Extracted material:
**********

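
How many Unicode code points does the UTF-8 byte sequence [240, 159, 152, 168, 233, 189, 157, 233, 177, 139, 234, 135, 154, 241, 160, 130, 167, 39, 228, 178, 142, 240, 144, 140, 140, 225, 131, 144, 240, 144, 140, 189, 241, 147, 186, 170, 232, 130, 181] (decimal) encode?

Byte at offset 0: 0xF0 = 11110000 → 4-byte char (#1). Advance 4.
Byte at offset 4: 0xE9 = 11101001 → 3-byte char (#2). Advance 3.
Byte at offset 7: 0xE9 = 11101001 → 3-byte char (#3). Advance 3.
Byte at offset 10: 0xEA = 11101010 → 3-byte char (#4). Advance 3.
Byte at offset 13: 0xF1 = 11110001 → 4-byte char (#5). Advance 4.
Byte at offset 17: 0x27 = 00100111 → 1-byte char (#6). Advance 1.
Byte at offset 18: 0xE4 = 11100100 → 3-byte char (#7). Advance 3.
Byte at offset 21: 0xF0 = 11110000 → 4-byte char (#8). Advance 4.
Byte at offset 25: 0xE1 = 11100001 → 3-byte char (#9). Advance 3.
Byte at offset 28: 0xF0 = 11110000 → 4-byte char (#10). Advance 4.
Byte at offset 32: 0xF1 = 11110001 → 4-byte char (#11). Advance 4.
Byte at offset 36: 0xE8 = 11101000 → 3-byte char (#12). Advance 3.
Reached end at offset 39 after 12 code points.

12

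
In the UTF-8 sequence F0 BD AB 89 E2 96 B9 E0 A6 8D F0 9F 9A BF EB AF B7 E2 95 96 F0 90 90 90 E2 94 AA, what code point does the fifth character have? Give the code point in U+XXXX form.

U+BBF7

Offset 0: leading byte 0xF0 = 11110000 → 4-byte char #1 = F0 BD AB 89.
Offset 4: leading byte 0xE2 = 11100010 → 3-byte char #2 = E2 96 B9.
Offset 7: leading byte 0xE0 = 11100000 → 3-byte char #3 = E0 A6 8D.
Offset 10: leading byte 0xF0 = 11110000 → 4-byte char #4 = F0 9F 9A BF.
Offset 14: leading byte 0xEB = 11101011 → 3-byte char #5 = EB AF B7.
Leading byte 0xEB = 11101011 matches 1110xxxx → 3-byte sequence.
Byte 1: 0xEB = 11101011, payload 1011 (4 bits).
Byte 2: 0xAF = 10101111 (10xxxxxx ✓), payload 101111.
Byte 3: 0xB7 = 10110111 (10xxxxxx ✓), payload 110111.
Concatenate: 1011101111110111 = 0xBBF7 (16 bits → U+BBF7).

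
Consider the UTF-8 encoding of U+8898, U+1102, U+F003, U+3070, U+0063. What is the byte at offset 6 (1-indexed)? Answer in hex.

1-indexed offset 6 is 0-indexed offset 5.
U+8898 → 3-byte form E8 A2 98 at offsets 0–2.
U+1102 → 3-byte form E1 84 82 at offsets 3–5.
Offset 5 falls in char 2's range; it's byte 3 of E1 84 82 = 0x82.

0x82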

**********

Work to complete: When you answer, repeat every record exactly, omitting nothing.

Solution to this task:
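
How many Unicode code points does the UTF-8 byte sequence [240, 159, 152, 168, 233, 189, 157, 233, 177, 139, 234, 135, 154, 241, 160, 130, 167, 39, 228, 178, 142, 240, 144, 140, 140, 225, 131, 144, 240, 144, 140, 189, 241, 147, 186, 170, 232, 130, 181] (decimal) encode?

Byte at offset 0: 0xF0 = 11110000 → 4-byte char (#1). Advance 4.
Byte at offset 4: 0xE9 = 11101001 → 3-byte char (#2). Advance 3.
Byte at offset 7: 0xE9 = 11101001 → 3-byte char (#3). Advance 3.
Byte at offset 10: 0xEA = 11101010 → 3-byte char (#4). Advance 3.
Byte at offset 13: 0xF1 = 11110001 → 4-byte char (#5). Advance 4.
Byte at offset 17: 0x27 = 00100111 → 1-byte char (#6). Advance 1.
Byte at offset 18: 0xE4 = 11100100 → 3-byte char (#7). Advance 3.
Byte at offset 21: 0xF0 = 11110000 → 4-byte char (#8). Advance 4.
Byte at offset 25: 0xE1 = 11100001 → 3-byte char (#9). Advance 3.
Byte at offset 28: 0xF0 = 11110000 → 4-byte char (#10). Advance 4.
Byte at offset 32: 0xF1 = 11110001 → 4-byte char (#11). Advance 4.
Byte at offset 36: 0xE8 = 11101000 → 3-byte char (#12). Advance 3.
Reached end at offset 39 after 12 code points.

12

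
In the UTF-8 sequence F0 BD AB 89 E2 96 B9 E0 A6 8D F0 9F 9A BF EB AF B7 E2 95 96 F0 90 90 90 E2 94 AA, what code point does the fifth character have? Give the code point in U+XXXX form.

U+BBF7

Offset 0: leading byte 0xF0 = 11110000 → 4-byte char #1 = F0 BD AB 89.
Offset 4: leading byte 0xE2 = 11100010 → 3-byte char #2 = E2 96 B9.
Offset 7: leading byte 0xE0 = 11100000 → 3-byte char #3 = E0 A6 8D.
Offset 10: leading byte 0xF0 = 11110000 → 4-byte char #4 = F0 9F 9A BF.
Offset 14: leading byte 0xEB = 11101011 → 3-byte char #5 = EB AF B7.
Leading byte 0xEB = 11101011 matches 1110xxxx → 3-byte sequence.
Byte 1: 0xEB = 11101011, payload 1011 (4 bits).
Byte 2: 0xAF = 10101111 (10xxxxxx ✓), payload 101111.
Byte 3: 0xB7 = 10110111 (10xxxxxx ✓), payload 110111.
Concatenate: 1011101111110111 = 0xBBF7 (16 bits → U+BBF7).

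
Consider the UTF-8 encoding of U+8898, U+1102, U+F003, U+3070, U+0063. What is the byte at offset 6 (1-indexed)? Answer in hex.

1-indexed offset 6 is 0-indexed offset 5.
U+8898 → 3-byte form E8 A2 98 at offsets 0–2.
U+1102 → 3-byte form E1 84 82 at offsets 3–5.
Offset 5 falls in char 2's range; it's byte 3 of E1 84 82 = 0x82.

0x82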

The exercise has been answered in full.